BEGIN

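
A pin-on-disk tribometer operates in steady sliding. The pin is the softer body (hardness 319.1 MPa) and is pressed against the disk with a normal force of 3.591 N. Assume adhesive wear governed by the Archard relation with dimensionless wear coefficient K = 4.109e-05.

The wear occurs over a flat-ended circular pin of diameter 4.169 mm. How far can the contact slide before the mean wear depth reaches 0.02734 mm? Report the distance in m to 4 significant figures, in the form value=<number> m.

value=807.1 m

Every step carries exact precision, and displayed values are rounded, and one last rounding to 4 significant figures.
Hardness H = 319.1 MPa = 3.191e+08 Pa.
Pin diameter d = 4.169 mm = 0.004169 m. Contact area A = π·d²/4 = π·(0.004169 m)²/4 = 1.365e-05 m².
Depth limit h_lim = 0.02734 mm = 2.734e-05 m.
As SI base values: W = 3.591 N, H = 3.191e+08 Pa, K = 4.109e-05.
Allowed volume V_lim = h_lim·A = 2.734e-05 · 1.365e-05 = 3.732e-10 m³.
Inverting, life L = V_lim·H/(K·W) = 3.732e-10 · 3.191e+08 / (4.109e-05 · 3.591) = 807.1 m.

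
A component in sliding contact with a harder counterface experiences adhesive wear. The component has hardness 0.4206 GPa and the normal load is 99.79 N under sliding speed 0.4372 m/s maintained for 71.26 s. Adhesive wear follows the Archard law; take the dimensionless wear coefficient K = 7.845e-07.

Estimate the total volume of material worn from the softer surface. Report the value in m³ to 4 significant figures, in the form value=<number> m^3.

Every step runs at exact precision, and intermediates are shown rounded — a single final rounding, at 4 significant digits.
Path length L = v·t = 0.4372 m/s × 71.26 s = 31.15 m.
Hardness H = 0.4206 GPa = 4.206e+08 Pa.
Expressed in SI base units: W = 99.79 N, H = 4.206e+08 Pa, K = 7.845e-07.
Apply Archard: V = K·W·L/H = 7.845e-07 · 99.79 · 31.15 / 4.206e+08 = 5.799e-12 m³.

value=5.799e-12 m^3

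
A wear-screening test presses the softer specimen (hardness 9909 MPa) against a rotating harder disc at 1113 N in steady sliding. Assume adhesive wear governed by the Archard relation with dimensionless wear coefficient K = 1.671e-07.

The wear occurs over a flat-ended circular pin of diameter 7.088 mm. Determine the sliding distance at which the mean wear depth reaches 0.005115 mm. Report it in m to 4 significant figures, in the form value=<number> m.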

END
BEGIN

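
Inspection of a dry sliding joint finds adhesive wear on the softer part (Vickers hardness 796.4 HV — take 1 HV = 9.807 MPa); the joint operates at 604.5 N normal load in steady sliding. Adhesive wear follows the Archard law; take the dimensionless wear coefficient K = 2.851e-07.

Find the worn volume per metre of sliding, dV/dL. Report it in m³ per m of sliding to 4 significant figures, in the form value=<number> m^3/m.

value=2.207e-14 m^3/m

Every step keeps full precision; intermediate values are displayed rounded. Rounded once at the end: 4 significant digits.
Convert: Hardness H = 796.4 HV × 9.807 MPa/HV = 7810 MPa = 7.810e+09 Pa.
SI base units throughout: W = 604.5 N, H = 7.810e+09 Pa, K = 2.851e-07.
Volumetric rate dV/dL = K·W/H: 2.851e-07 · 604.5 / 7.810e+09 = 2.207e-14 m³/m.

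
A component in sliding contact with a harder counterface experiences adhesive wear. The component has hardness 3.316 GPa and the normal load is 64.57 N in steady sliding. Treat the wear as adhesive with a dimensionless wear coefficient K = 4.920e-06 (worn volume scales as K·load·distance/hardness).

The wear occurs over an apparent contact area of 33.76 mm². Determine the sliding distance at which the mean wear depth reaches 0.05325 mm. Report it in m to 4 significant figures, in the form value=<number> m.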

END
BEGIN

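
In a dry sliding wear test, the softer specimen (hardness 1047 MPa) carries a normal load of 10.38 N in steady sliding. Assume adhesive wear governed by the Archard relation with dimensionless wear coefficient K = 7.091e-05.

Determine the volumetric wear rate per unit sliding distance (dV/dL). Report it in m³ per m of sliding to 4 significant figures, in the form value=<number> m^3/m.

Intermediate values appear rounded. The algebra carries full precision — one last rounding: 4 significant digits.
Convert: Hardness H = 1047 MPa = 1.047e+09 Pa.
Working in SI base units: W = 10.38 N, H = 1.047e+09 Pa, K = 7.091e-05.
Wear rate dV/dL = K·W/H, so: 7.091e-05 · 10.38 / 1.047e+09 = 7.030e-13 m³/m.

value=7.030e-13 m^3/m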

END

DIRECTIONS: What are the lines of the data above that include the string "relation"? Copy them.

SOLUTION FOR THIS EXERCISE:
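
A pin-on-disk tribometer operates in steady sliding. The pin is the softer body (hardness 319.1 MPa) and is pressed against the disk with a normal force of 3.591 N. Assume adhesive wear governed by the Archard relation with dimensionless wear coefficient K = 4.109e-05.
A wear-screening test presses the softer specimen (hardness 9909 MPa) against a rotating harder disc at 1113 N in steady sliding. Assume adhesive wear governed by the Archard relation with dimensionless wear coefficient K = 1.671e-07.
In a dry sliding wear test, the softer specimen (hardness 1047 MPa) carries a normal load of 10.38 N in steady sliding. Assume adhesive wear governed by the Archard relation with dimensionless wear coefficient K = 7.091e-05.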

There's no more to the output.